*Exercise prompt*
Using the listing below, set down each line from the line containing "I: L H C P J" through the line containing "A floor plan", both ends included, exactly and with nothing added.

*Records for this task*
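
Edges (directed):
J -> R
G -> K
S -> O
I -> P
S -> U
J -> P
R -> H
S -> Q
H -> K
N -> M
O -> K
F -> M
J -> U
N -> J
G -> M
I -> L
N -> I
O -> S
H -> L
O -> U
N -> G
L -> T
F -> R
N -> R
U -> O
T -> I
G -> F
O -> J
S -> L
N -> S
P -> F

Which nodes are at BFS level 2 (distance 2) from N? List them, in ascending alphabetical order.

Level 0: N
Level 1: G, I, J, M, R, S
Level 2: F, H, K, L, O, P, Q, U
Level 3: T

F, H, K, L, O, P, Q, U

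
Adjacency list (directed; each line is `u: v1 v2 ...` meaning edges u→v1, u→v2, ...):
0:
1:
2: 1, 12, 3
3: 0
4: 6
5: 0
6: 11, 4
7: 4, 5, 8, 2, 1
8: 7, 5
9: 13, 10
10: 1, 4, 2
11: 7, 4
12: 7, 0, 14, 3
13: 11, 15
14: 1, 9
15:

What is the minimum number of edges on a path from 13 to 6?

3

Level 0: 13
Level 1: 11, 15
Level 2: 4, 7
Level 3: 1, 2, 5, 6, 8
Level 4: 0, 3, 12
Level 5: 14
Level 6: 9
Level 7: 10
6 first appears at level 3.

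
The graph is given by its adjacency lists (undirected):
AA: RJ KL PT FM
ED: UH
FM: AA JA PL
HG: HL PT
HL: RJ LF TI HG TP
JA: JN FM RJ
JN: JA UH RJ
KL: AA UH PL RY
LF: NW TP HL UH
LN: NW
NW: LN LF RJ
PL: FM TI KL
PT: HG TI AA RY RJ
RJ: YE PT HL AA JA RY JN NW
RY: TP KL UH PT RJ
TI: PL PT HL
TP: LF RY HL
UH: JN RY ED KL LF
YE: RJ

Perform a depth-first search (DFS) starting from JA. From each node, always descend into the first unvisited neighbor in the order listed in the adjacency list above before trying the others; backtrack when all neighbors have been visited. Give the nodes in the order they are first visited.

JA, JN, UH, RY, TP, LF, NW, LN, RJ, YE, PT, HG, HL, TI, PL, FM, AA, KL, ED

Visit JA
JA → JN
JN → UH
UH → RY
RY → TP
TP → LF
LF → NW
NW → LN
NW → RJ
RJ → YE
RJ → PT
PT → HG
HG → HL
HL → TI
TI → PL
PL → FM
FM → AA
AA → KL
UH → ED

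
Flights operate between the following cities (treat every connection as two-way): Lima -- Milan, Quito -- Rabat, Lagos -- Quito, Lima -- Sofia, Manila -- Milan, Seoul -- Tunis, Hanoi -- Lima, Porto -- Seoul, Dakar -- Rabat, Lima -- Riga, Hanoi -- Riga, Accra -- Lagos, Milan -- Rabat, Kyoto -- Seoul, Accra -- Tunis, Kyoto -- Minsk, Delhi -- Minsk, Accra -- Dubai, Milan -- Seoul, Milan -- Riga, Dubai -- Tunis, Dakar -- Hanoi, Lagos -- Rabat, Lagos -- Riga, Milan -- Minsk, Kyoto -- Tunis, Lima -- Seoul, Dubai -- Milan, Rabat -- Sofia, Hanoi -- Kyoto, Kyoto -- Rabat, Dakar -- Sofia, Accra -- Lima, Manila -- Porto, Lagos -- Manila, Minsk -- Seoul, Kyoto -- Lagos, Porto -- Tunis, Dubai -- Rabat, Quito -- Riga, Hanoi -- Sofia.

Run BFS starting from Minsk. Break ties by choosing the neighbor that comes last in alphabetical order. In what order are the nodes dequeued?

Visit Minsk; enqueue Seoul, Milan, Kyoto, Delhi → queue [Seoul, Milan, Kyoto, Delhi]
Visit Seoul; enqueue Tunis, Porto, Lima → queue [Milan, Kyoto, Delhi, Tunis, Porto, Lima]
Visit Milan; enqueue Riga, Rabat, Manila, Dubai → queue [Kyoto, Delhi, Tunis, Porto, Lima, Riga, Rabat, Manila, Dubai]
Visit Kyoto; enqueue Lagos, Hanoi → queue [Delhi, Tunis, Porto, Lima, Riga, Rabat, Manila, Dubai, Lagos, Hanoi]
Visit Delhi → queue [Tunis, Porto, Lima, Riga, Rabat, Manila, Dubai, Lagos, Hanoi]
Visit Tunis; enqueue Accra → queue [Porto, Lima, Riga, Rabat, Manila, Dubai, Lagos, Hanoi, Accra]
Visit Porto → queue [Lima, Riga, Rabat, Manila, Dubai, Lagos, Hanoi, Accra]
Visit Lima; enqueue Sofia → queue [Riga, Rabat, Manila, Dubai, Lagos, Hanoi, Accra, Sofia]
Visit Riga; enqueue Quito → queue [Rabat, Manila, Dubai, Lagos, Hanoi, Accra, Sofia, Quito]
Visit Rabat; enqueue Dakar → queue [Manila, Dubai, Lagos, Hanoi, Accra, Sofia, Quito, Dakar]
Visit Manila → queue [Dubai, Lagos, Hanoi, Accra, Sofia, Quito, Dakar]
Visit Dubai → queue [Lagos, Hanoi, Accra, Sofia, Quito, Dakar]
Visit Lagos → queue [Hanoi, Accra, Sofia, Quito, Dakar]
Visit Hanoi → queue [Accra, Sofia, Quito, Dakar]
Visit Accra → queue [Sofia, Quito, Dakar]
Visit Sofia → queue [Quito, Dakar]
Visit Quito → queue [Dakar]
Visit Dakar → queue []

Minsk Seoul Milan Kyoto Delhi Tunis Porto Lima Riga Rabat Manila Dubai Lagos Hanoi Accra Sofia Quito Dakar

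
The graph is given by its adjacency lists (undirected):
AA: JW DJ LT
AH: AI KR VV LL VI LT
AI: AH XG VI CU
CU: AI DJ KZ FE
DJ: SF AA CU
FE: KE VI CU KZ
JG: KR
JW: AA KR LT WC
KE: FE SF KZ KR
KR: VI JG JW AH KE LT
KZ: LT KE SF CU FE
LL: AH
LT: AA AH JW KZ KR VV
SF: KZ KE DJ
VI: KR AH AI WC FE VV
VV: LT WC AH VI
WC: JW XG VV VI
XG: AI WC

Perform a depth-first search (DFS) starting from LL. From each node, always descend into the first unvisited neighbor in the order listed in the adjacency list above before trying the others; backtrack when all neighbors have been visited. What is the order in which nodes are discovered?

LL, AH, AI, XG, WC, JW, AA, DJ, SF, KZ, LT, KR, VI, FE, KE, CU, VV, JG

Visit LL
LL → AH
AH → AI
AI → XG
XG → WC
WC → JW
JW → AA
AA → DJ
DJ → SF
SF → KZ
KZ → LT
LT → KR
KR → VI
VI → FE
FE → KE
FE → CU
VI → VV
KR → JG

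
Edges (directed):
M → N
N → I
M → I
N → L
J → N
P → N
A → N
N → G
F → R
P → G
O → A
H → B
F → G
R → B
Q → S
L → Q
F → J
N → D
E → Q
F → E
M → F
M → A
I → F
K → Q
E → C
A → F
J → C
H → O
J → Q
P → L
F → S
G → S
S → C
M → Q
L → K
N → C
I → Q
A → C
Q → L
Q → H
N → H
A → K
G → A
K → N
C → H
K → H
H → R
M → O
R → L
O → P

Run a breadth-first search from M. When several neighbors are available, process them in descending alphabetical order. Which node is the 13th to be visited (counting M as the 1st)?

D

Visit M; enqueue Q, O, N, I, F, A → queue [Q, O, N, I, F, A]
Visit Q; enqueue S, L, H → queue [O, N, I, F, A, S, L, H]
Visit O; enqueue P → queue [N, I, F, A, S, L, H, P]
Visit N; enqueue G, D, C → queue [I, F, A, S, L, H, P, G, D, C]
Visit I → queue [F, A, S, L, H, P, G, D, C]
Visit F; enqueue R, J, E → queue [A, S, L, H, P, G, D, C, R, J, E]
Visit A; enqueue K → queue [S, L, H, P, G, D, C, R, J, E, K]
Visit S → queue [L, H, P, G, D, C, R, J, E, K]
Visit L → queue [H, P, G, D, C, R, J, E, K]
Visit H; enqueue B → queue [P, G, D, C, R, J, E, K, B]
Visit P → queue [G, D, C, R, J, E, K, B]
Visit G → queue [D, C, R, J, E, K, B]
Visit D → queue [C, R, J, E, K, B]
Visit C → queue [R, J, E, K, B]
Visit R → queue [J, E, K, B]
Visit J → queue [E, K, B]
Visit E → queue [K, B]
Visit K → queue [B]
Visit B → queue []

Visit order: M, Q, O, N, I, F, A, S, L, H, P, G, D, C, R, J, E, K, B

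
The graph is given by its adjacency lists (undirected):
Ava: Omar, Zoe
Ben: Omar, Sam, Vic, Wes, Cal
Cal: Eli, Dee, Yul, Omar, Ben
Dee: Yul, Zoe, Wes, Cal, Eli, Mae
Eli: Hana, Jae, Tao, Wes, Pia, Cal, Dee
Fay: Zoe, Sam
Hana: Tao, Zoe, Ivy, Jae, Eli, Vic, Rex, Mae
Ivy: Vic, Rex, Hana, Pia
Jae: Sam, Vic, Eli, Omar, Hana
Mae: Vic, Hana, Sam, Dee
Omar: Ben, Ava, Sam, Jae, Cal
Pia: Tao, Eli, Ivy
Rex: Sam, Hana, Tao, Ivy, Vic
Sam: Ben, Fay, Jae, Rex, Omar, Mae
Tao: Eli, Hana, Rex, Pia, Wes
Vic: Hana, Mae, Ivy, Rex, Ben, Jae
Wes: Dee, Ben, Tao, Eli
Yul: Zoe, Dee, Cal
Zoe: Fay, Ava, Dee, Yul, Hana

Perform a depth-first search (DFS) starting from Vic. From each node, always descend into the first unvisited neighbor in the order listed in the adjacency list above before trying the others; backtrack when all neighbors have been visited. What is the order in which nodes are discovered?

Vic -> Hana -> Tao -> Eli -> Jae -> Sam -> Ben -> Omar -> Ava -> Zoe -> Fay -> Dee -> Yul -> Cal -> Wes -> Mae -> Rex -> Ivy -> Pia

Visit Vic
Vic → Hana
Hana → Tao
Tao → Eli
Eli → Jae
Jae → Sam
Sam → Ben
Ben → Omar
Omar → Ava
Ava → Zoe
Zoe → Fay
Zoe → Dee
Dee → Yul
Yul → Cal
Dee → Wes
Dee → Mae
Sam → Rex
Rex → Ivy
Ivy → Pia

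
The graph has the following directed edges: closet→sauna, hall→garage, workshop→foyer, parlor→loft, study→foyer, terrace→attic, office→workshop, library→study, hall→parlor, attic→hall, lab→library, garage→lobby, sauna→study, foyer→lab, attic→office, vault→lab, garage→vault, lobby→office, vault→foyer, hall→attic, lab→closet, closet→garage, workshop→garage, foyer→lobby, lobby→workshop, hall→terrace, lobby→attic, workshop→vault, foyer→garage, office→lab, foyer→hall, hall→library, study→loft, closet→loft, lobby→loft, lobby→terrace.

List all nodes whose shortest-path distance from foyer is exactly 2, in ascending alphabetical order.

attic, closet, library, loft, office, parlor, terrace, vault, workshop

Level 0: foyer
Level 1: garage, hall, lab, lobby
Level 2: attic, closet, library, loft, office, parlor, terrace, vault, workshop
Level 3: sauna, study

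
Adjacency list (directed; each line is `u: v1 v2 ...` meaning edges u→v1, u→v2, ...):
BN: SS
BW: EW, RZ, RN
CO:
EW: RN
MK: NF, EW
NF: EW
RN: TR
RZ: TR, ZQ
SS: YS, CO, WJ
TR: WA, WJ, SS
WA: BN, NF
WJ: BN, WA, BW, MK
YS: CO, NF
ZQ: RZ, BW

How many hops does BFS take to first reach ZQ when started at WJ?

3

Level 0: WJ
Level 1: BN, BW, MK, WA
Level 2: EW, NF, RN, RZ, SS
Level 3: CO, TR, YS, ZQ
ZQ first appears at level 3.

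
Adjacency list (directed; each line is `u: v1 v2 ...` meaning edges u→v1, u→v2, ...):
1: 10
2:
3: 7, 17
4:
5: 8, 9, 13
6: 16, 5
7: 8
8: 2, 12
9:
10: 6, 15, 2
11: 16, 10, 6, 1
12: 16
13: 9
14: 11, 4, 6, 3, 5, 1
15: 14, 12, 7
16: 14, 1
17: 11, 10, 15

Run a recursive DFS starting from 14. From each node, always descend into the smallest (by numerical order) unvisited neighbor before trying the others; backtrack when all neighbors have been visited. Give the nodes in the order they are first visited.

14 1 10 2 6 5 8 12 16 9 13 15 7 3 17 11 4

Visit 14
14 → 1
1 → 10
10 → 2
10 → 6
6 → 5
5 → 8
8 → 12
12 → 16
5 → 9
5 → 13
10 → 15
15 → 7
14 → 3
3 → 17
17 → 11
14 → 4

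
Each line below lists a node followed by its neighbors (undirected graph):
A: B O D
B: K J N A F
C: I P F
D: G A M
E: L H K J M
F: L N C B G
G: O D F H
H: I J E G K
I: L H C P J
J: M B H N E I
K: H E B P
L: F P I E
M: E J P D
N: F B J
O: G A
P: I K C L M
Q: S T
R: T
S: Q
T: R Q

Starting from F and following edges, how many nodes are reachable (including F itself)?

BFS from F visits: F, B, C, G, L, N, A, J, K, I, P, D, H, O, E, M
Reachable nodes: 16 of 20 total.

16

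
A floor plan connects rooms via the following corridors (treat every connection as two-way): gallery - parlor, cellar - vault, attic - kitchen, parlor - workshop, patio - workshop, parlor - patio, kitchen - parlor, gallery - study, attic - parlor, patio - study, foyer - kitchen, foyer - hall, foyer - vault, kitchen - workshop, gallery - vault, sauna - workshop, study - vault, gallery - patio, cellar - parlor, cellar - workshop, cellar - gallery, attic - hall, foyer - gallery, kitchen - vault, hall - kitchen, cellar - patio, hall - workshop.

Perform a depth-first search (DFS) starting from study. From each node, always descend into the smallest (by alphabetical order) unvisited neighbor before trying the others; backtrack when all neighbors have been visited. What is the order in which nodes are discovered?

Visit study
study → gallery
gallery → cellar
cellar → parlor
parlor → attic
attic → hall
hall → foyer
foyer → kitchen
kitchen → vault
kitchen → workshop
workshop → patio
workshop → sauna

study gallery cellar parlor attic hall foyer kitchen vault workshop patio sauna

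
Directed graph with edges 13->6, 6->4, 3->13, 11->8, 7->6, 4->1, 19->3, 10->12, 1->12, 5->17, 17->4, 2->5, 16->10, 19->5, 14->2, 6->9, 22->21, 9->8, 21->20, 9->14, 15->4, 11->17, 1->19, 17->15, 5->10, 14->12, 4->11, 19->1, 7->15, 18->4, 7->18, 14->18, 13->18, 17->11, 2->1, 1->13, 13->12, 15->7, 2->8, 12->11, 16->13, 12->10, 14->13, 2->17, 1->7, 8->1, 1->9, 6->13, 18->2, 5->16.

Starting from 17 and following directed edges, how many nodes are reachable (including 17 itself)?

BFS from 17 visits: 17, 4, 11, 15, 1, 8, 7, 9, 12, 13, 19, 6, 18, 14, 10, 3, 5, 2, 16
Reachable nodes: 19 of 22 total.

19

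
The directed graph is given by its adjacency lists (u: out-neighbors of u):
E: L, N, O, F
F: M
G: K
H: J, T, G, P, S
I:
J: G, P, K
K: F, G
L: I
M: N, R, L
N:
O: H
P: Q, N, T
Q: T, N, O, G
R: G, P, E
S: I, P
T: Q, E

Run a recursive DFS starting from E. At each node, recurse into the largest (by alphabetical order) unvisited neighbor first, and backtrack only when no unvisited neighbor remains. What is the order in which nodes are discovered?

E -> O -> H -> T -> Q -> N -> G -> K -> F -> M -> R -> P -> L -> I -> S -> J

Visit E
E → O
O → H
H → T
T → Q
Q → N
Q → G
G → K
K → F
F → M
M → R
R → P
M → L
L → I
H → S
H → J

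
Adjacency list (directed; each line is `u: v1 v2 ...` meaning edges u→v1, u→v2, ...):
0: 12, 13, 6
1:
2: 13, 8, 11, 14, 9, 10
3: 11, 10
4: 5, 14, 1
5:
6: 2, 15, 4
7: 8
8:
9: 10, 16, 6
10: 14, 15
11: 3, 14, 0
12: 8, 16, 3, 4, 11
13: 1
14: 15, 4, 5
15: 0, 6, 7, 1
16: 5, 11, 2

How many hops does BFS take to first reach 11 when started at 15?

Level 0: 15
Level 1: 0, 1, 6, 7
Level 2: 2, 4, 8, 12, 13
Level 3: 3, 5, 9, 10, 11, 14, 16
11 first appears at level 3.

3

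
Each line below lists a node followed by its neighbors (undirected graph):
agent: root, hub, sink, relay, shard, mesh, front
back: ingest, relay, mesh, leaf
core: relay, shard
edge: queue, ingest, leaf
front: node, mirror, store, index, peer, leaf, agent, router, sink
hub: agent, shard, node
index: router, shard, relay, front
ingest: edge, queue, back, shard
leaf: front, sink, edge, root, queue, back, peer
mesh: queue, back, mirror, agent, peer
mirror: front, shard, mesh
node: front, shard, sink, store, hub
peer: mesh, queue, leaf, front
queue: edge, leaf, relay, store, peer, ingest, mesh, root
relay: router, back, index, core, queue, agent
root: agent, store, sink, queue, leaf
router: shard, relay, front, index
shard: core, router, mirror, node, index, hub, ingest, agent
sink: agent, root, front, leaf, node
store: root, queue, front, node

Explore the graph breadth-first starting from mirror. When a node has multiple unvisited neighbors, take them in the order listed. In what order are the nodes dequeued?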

*Answer for this exercise*
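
I: L H C P J
J: M B H N E I
K: H E B P
L: F P I E
M: E J P D
N: F B J
O: G A
P: I K C L M
Q: S T
R: T
S: Q
T: R Q

Starting from F and following edges, how many nodes are reachable (including F itself)?

BFS from F visits: F, B, C, G, L, N, A, J, K, I, P, D, H, O, E, M
Reachable nodes: 16 of 20 total.

16

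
A floor plan connects rooms via the following corridors (treat every connection as two-way): gallery - parlor, cellar - vault, attic - kitchen, parlor - workshop, patio - workshop, parlor - patio, kitchen - parlor, gallery - study, attic - parlor, patio - study, foyer - kitchen, foyer - hall, foyer - vault, kitchen - workshop, gallery - vault, sauna - workshop, study - vault, gallery - patio, cellar - parlor, cellar - workshop, cellar - gallery, attic - hall, foyer - gallery, kitchen - vault, hall - kitchen, cellar - patio, hall - workshop.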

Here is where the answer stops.